----- Entries supplied

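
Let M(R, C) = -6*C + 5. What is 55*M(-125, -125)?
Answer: 41525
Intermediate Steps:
M(R, C) = 5 - 6*C
55*M(-125, -125) = 55*(5 - 6*(-125)) = 55*(5 + 750) = 55*755 = 41525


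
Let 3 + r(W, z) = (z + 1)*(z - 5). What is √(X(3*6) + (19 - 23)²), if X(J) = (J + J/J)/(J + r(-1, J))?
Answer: √1103282/262 ≈ 4.0091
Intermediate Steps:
r(W, z) = -3 + (1 + z)*(-5 + z) (r(W, z) = -3 + (z + 1)*(z - 5) = -3 + (1 + z)*(-5 + z))
X(J) = (1 + J)/(-8 + J² - 3*J) (X(J) = (J + J/J)/(J + (-8 + J² - 4*J)) = (J + 1)/(-8 + J² - 3*J) = (1 + J)/(-8 + J² - 3*J))
√(X(3*6) + (19 - 23)²) = √((1 + 3*6)/(-8 + (3*6)² - 9*6) + (19 - 23)²) = √((1 + 18)/(-8 + 18² - 3*18) + (-4)²) = √(19/(-8 + 324 - 54) + 16) = √(19/262 + 16) = √(4211/262) = √1103282/262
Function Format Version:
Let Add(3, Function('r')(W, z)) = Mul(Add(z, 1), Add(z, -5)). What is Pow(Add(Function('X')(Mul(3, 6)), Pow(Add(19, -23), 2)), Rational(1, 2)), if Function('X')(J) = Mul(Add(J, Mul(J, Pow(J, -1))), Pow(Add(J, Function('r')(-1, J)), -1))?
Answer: Mul(Rational(1, 262), Pow(1103282, Rational(1, 2))) ≈ 4.0091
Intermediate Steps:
Function('r')(W, z) = Add(-3, Mul(Add(1, z), Add(-5, z))) (Function('r')(W, z) = Add(-3, Mul(Add(z, 1), Add(z, -5))) = Add(-3, Mul(Add(1, z), Add(-5, z))))
Function('X')(J) = Mul(Pow(Add(-8, Pow(J, 2), Mul(-3, J)), -1), Add(1, J)) (Function('X')(J) = Mul(Add(J, Mul(J, Pow(J, -1))), Pow(Add(J, Add(-8, Pow(J, 2), Mul(-4, J))), -1)) = Mul(Add(J, 1), Pow(Add(-8, Pow(J, 2), Mul(-3, J)), -1)) = Mul(Add(1, J), Pow(Add(-8, Pow(J, 2), Mul(-3, J)), -1)) = Mul(Pow(Add(-8, Pow(J, 2), Mul(-3, J)), -1), Add(1, J)))
Pow(Add(Function('X')(Mul(3, 6)), Pow(Add(19, -23), 2)), Rational(1, 2)) = Pow(Add(Mul(Pow(Add(-8, Pow(Mul(3, 6), 2), Mul(-3, Mul(3, 6))), -1), Add(1, Mul(3, 6))), Pow(Add(19, -23), 2)), Rational(1, 2)) = Pow(Add(Mul(Pow(Add(-8, Pow(18, 2), Mul(-3, 18)), -1), Add(1, 18)), Pow(-4, 2)), Rational(1, 2)) = Pow(Add(Mul(Pow(Add(-8, 324, -54), -1), 19), 16), Rational(1, 2)) = Pow(Add(Mul(Pow(262, -1), 19), 16), Rational(1, 2)) = Pow(Add(Mul(Rational(1, 262), 19), 16), Rational(1, 2)) = Pow(Add(Rational(19, 262), 16), Rational(1, 2)) = Pow(Rational(4211, 262), Rational(1, 2)) = Mul(Rational(1, 262), Pow(1103282, Rational(1, 2)))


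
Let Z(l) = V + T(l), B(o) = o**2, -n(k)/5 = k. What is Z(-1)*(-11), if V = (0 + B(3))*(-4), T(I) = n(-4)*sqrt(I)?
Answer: 396 - 220*I ≈ 396.0 - 220.0*I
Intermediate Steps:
n(k) = -5*k
T(I) = 20*sqrt(I) (T(I) = (-5*(-4))*sqrt(I) = 20*sqrt(I))
V = -36 (V = (0 + 3**2)*(-4) = (0 + 9)*(-4) = 9*(-4) = -36)
Z(l) = -36 + 20*sqrt(l)
Z(-1)*(-11) = (-36 + 20*sqrt(-1))*(-11) = (-36 + 20*I)*(-11) = 396 - 220*I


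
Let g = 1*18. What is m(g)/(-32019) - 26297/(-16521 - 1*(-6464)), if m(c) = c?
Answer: 280607539/107338361 ≈ 2.6142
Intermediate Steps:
g = 18
m(g)/(-32019) - 26297/(-16521 - 1*(-6464)) = 18/(-32019) - 26297/(-16521 - 1*(-6464)) = 18*(-1/32019) - 26297/(-16521 + 6464) = -6/10673 - 26297/(-10057) = -6/10673 - 26297*(-1/10057) = -6/10673 + 26297/10057 = 280607539/107338361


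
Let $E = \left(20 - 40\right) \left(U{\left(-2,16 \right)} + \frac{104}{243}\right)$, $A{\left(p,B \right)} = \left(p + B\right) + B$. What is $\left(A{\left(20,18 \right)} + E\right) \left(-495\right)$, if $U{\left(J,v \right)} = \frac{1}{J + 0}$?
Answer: $- \frac{767690}{27} \approx -28433.0$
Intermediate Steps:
$U{\left(J,v \right)} = \frac{1}{J}$
$A{\left(p,B \right)} = p + 2 B$ ($A{\left(p,B \right)} = \left(B + p\right) + B = p + 2 B$)
$E = \frac{350}{243}$ ($E = \left(20 - 40\right) \left(\frac{1}{-2} + \frac{104}{243}\right) = - 20 \left(- \frac{1}{2} + 104 \cdot \frac{1}{243}\right) = - 20 \left(- \frac{1}{2} + \frac{104}{243}\right) = \left(-20\right) \left(- \frac{35}{486}\right) = \frac{350}{243} \approx 1.4403$)
$\left(A{\left(20,18 \right)} + E\right) \left(-495\right) = \left(\left(20 + 2 \cdot 18\right) + \frac{350}{243}\right) \left(-495\right) = \left(\left(20 + 36\right) + \frac{350}{243}\right) \left(-495\right) = \left(56 + \frac{350}{243}\right) \left(-495\right) = \frac{13958}{243} \left(-495\right) = - \frac{767690}{27}$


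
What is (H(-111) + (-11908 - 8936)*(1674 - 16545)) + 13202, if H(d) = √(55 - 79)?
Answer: 309984326 + 2*I*√6 ≈ 3.0998e+8 + 4.899*I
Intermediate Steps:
H(d) = 2*I*√6 (H(d) = √(-24) = 2*I*√6)
(H(-111) + (-11908 - 8936)*(1674 - 16545)) + 13202 = (2*I*√6 + (-11908 - 8936)*(1674 - 16545)) + 13202 = (2*I*√6 - 20844*(-14871)) + 13202 = (2*I*√6 + 309971124) + 13202 = (309971124 + 2*I*√6) + 13202 = 309984326 + 2*I*√6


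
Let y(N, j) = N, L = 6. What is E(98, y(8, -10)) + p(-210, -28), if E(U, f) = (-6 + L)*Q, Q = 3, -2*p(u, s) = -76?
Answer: 38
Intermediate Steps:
p(u, s) = 38 (p(u, s) = -½*(-76) = 38)
E(U, f) = 0 (E(U, f) = (-6 + 6)*3 = 0*3 = 0)
E(98, y(8, -10)) + p(-210, -28) = 0 + 38 = 38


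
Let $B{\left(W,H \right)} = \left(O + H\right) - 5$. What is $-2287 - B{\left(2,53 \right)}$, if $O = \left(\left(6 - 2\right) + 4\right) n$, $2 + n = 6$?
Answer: $-2367$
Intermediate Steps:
$n = 4$ ($n = -2 + 6 = 4$)
$O = 32$ ($O = \left(\left(6 - 2\right) + 4\right) 4 = \left(4 + 4\right) 4 = 8 \cdot 4 = 32$)
$B{\left(W,H \right)} = 27 + H$ ($B{\left(W,H \right)} = \left(32 + H\right) - 5 = 27 + H$)
$-2287 - B{\left(2,53 \right)} = -2287 - \left(27 + 53\right) = -2287 - 80 = -2367$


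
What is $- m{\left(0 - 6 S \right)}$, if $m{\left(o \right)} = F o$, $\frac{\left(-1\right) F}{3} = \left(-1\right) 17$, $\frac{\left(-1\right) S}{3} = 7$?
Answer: $-6426$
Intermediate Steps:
$S = -21$ ($S = \left(-3\right) 7 = -21$)
$F = 51$ ($F = - 3 \left(\left(-1\right) 17\right) = \left(-3\right) \left(-17\right) = 51$)
$m{\left(o \right)} = 51 o$
$- m{\left(0 - 6 S \right)} = - 51 \left(0 - -126\right) = - 51 \left(0 + 126\right) = - 51 \cdot 126 = \left(-1\right) 6426 = -6426$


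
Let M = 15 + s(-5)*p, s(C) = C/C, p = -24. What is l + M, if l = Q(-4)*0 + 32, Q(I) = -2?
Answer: 23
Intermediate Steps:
s(C) = 1
l = 32 (l = -2*0 + 32 = 0 + 32 = 32)
M = -9 (M = 15 + 1*(-24) = 15 - 24 = -9)
l + M = 32 - 9 = 23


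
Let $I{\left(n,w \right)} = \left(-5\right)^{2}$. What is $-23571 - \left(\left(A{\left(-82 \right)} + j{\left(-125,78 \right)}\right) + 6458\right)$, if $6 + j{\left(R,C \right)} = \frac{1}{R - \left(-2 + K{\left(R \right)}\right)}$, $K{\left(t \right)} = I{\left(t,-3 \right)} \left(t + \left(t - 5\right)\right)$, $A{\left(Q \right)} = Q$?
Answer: $- \frac{187191133}{6252} \approx -29941.0$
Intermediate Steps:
$I{\left(n,w \right)} = 25$
$K{\left(t \right)} = -125 + 50 t$ ($K{\left(t \right)} = 25 \left(t + \left(t - 5\right)\right) = 25 \left(t + \left(-5 + t\right)\right) = 25 \left(-5 + 2 t\right) = -125 + 50 t$)
$j{\left(R,C \right)} = -6 + \frac{1}{127 - 49 R}$ ($j{\left(R,C \right)} = -6 + \frac{1}{R - \left(-127 + 50 R\right)} = -6 + \frac{1}{127 - 49 R}$)
$-23571 - \left(\left(A{\left(-82 \right)} + j{\left(-125,78 \right)}\right) + 6458\right) = -23571 - \left(\left(-82 + \frac{-761 + 294 \left(-125\right)}{127 - -6125}\right) + 6458\right) = -23571 - \left(\left(-82 + \frac{-761 - 36750}{127 + 6125}\right) + 6458\right) = -23571 - \left(\left(-82 + \frac{1}{6252} \left(-37511\right)\right) + 6458\right) = -23571 - \left(\left(-82 - \frac{37511}{6252}\right) + 6458\right) = -23571 - \left(- \frac{550175}{6252} + 6458\right) = -23571 - \frac{39825241}{6252} = - \frac{187191133}{6252}$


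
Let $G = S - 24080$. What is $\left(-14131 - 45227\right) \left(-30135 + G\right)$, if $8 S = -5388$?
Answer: $3258071583$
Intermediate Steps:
$S = - \frac{1347}{2}$ ($S = \frac{1}{8} \left(-5388\right) = - \frac{1347}{2} \approx -673.5$)
$G = - \frac{49507}{2}$ ($G = - \frac{1347}{2} - 24080 = - \frac{49507}{2} \approx -24754.0$)
$\left(-14131 - 45227\right) \left(-30135 + G\right) = \left(-14131 - 45227\right) \left(-30135 - \frac{49507}{2}\right) = \left(-59358\right) \left(- \frac{109777}{2}\right) = 3258071583$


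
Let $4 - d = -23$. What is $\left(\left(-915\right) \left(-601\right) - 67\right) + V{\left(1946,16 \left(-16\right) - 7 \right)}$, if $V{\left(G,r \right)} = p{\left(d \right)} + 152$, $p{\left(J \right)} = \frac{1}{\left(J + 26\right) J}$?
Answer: $\frac{787050001}{1431} \approx 5.5 \cdot 10^{5}$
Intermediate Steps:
$d = 27$ ($d = 4 - -23 = 4 + 23 = 27$)
$p{\left(J \right)} = \frac{1}{J \left(26 + J\right)}$ ($p{\left(J \right)} = \frac{1}{\left(26 + J\right) J} = \frac{1}{J \left(26 + J\right)}$)
$V{\left(G,r \right)} = \frac{217513}{1431}$ ($V{\left(G,r \right)} = \frac{1}{27 \left(26 + 27\right)} + 152 = \frac{1}{27 \cdot 53} + 152 = \frac{1}{27} \cdot \frac{1}{53} + 152 = \frac{1}{1431} + 152 = \frac{217513}{1431}$)
$\left(\left(-915\right) \left(-601\right) - 67\right) + V{\left(1946,16 \left(-16\right) - 7 \right)} = \left(\left(-915\right) \left(-601\right) - 67\right) + \frac{217513}{1431} = \left(549915 - 67\right) + \frac{217513}{1431} = 549848 + \frac{217513}{1431} = \frac{787050001}{1431}$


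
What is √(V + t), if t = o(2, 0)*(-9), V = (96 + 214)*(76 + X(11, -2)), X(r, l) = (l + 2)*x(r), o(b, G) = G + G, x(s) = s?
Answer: 2*√5890 ≈ 153.49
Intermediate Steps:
o(b, G) = 2*G
X(r, l) = r*(2 + l) (X(r, l) = (l + 2)*r = (2 + l)*r = r*(2 + l))
V = 23560 (V = (96 + 214)*(76 + 11*(2 - 2)) = 310*(76 + 11*0) = 310*(76 + 0) = 310*76 = 23560)
t = 0 (t = (2*0)*(-9) = 0*(-9) = 0)
√(V + t) = √(23560 + 0) = √23560 = 2*√5890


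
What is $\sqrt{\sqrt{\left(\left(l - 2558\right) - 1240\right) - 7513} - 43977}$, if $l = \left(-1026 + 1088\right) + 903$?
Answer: $\sqrt{-43977 + i \sqrt{10346}} \approx 0.243 + 209.71 i$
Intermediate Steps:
$l = 965$ ($l = 62 + 903 = 965$)
$\sqrt{\sqrt{\left(\left(l - 2558\right) - 1240\right) - 7513} - 43977} = \sqrt{\sqrt{\left(\left(965 - 2558\right) - 1240\right) - 7513} - 43977} = \sqrt{\sqrt{\left(-1593 - 1240\right) - 7513} - 43977} = \sqrt{\sqrt{-2833 - 7513} - 43977} = \sqrt{\sqrt{-10346} - 43977} = \sqrt{i \sqrt{10346} - 43977} = \sqrt{-43977 + i \sqrt{10346}}$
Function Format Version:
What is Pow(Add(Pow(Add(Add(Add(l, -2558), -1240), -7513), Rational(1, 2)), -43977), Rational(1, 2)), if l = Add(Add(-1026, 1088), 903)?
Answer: Pow(Add(-43977, Mul(I, Pow(10346, Rational(1, 2)))), Rational(1, 2)) ≈ Add(0.243, Mul(209.71, I))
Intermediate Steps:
l = 965 (l = Add(62, 903) = 965)
Pow(Add(Pow(Add(Add(Add(l, -2558), -1240), -7513), Rational(1, 2)), -43977), Rational(1, 2)) = Pow(Add(Pow(Add(Add(Add(965, -2558), -1240), -7513), Rational(1, 2)), -43977), Rational(1, 2)) = Pow(Add(Pow(Add(Add(-1593, -1240), -7513), Rational(1, 2)), -43977), Rational(1, 2)) = Pow(Add(Pow(Add(-2833, -7513), Rational(1, 2)), -43977), Rational(1, 2)) = Pow(Add(Pow(-10346, Rational(1, 2)), -43977), Rational(1, 2)) = Pow(Add(Mul(I, Pow(10346, Rational(1, 2))), -43977), Rational(1, 2)) = Pow(Add(-43977, Mul(I, Pow(10346, Rational(1, 2)))), Rational(1, 2))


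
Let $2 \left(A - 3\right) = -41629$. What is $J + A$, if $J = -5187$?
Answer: $- \frac{51997}{2} \approx -25999.0$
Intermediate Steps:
$A = - \frac{41623}{2}$ ($A = 3 + \frac{1}{2} \left(-41629\right) = 3 - \frac{41629}{2} = - \frac{41623}{2} \approx -20812.0$)
$J + A = -5187 - \frac{41623}{2} = - \frac{51997}{2}$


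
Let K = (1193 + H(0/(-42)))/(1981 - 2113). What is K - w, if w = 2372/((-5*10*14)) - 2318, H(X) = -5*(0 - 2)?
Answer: 17804517/7700 ≈ 2312.3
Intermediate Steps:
H(X) = 10 (H(X) = -5*(-2) = 10)
w = -406243/175 (w = 2372/((-50*14)) - 2318 = 2372/(-700) - 2318 = 2372*(-1/700) - 2318 = -593/175 - 2318 = -406243/175 ≈ -2321.4)
K = -401/44 (K = (1193 + 10)/(1981 - 2113) = 1203/(-132) = 1203*(-1/132) = -401/44 ≈ -9.1136)
K - w = -401/44 - 1*(-406243/175) = -401/44 + 406243/175 = 17804517/7700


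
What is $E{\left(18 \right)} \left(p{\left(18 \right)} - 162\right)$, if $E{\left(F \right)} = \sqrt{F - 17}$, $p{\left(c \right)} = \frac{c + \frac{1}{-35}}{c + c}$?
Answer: $- \frac{203491}{1260} \approx -161.5$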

----------

Copy the records above exactly, beginning at the line that contains "Answer: $-6426$" and stopping after the line that contains "What is $-23571".

Answer
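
Answer: $-6426$
Intermediate Steps:
$S = -21$ ($S = \left(-3\right) 7 = -21$)
$F = 51$ ($F = - 3 \left(\left(-1\right) 17\right) = \left(-3\right) \left(-17\right) = 51$)
$m{\left(o \right)} = 51 o$
$- m{\left(0 - 6 S \right)} = - 51 \left(0 - -126\right) = - 51 \left(0 + 126\right) = - 51 \cdot 126 = \left(-1\right) 6426 = -6426$


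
Let M = 15 + s(-5)*p, s(C) = C/C, p = -24. What is l + M, if l = Q(-4)*0 + 32, Q(I) = -2?
Answer: 23
Intermediate Steps:
s(C) = 1
l = 32 (l = -2*0 + 32 = 0 + 32 = 32)
M = -9 (M = 15 + 1*(-24) = 15 - 24 = -9)
l + M = 32 - 9 = 23


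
Let $I{\left(n,w \right)} = \left(-5\right)^{2}$. What is $-23571 - \left(\left(A{\left(-82 \right)} + j{\left(-125,78 \right)}\right) + 6458\right)$, if $6 + j{\left(R,C \right)} = \frac{1}{R - \left(-2 + K{\left(R \right)}\right)}$, $K{\left(t \right)} = I{\left(t,-3 \right)} \left(t + \left(t - 5\right)\right)$, $A{\left(Q \right)} = Q$?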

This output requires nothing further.